_WORK REQUEST_: Set down all of the records exactly, leaving none out.

(Stored data entries)
* * * * * * *
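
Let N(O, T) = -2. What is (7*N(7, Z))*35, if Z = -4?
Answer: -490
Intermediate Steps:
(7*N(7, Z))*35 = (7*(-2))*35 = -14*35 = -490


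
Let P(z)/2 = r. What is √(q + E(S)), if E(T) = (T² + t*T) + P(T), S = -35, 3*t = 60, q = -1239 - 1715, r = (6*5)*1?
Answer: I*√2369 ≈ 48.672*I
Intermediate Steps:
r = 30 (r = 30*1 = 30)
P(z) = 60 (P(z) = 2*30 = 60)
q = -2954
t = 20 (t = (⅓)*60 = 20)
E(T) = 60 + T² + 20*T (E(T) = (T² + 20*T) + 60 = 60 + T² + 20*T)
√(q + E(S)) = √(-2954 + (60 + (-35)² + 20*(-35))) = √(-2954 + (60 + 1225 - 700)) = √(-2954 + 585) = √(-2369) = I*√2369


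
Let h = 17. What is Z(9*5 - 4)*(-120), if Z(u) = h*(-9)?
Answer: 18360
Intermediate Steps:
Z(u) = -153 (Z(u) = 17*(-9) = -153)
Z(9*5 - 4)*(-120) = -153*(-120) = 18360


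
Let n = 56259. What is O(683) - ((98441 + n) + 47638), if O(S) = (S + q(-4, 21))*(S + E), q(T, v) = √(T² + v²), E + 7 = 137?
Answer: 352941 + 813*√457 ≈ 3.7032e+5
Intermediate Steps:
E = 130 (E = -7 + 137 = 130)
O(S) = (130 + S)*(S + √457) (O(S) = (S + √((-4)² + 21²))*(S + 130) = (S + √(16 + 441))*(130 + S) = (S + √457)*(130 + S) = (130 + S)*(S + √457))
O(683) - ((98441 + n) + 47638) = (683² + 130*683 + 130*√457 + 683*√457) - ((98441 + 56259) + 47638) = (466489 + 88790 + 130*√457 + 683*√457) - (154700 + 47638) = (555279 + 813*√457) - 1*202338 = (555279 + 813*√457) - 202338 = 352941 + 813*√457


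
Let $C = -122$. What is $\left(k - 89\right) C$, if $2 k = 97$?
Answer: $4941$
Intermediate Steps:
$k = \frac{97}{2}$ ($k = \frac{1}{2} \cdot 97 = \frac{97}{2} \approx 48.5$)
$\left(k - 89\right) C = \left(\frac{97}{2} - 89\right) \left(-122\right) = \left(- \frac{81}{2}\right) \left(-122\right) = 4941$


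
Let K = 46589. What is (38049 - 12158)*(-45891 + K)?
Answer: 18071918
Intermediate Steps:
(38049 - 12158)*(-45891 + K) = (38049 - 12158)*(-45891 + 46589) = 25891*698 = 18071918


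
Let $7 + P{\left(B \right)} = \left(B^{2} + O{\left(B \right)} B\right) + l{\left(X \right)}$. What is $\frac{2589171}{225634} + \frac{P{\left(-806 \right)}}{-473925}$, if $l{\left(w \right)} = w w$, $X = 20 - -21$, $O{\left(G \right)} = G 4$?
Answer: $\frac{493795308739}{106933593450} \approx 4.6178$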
* * * * * * *
_OUTPUT OF THE TASK_:
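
Let N(O, T) = -2. What is (7*N(7, Z))*35, if Z = -4?
Answer: -490
Intermediate Steps:
(7*N(7, Z))*35 = (7*(-2))*35 = -14*35 = -490


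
Let P(z)/2 = r. What is √(q + E(S)), if E(T) = (T² + t*T) + P(T), S = -35, 3*t = 60, q = -1239 - 1715, r = (6*5)*1?
Answer: I*√2369 ≈ 48.672*I
Intermediate Steps:
r = 30 (r = 30*1 = 30)
P(z) = 60 (P(z) = 2*30 = 60)
q = -2954
t = 20 (t = (⅓)*60 = 20)
E(T) = 60 + T² + 20*T (E(T) = (T² + 20*T) + 60 = 60 + T² + 20*T)
√(q + E(S)) = √(-2954 + (60 + (-35)² + 20*(-35))) = √(-2954 + (60 + 1225 - 700)) = √(-2954 + 585) = √(-2369) = I*√2369


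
Let h = 17. What is Z(9*5 - 4)*(-120), if Z(u) = h*(-9)?
Answer: 18360
Intermediate Steps:
Z(u) = -153 (Z(u) = 17*(-9) = -153)
Z(9*5 - 4)*(-120) = -153*(-120) = 18360


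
Let n = 56259. What is O(683) - ((98441 + n) + 47638), if O(S) = (S + q(-4, 21))*(S + E), q(T, v) = √(T² + v²), E + 7 = 137?
Answer: 352941 + 813*√457 ≈ 3.7032e+5
Intermediate Steps:
E = 130 (E = -7 + 137 = 130)
O(S) = (130 + S)*(S + √457) (O(S) = (S + √((-4)² + 21²))*(S + 130) = (S + √(16 + 441))*(130 + S) = (S + √457)*(130 + S) = (130 + S)*(S + √457))
O(683) - ((98441 + n) + 47638) = (683² + 130*683 + 130*√457 + 683*√457) - ((98441 + 56259) + 47638) = (466489 + 88790 + 130*√457 + 683*√457) - (154700 + 47638) = (555279 + 813*√457) - 1*202338 = (555279 + 813*√457) - 202338 = 352941 + 813*√457


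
Let $C = -122$. What is $\left(k - 89\right) C$, if $2 k = 97$?
Answer: $4941$
Intermediate Steps:
$k = \frac{97}{2}$ ($k = \frac{1}{2} \cdot 97 = \frac{97}{2} \approx 48.5$)
$\left(k - 89\right) C = \left(\frac{97}{2} - 89\right) \left(-122\right) = \left(- \frac{81}{2}\right) \left(-122\right) = 4941$


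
Let K = 46589. What is (38049 - 12158)*(-45891 + K)?
Answer: 18071918
Intermediate Steps:
(38049 - 12158)*(-45891 + K) = (38049 - 12158)*(-45891 + 46589) = 25891*698 = 18071918


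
Let $7 + P{\left(B \right)} = \left(B^{2} + O{\left(B \right)} B\right) + l{\left(X \right)}$. What is $\frac{2589171}{225634} + \frac{P{\left(-806 \right)}}{-473925}$, if $l{\left(w \right)} = w w$, $X = 20 - -21$, $O{\left(G \right)} = G 4$?
Answer: $\frac{493795308739}{106933593450} \approx 4.6178$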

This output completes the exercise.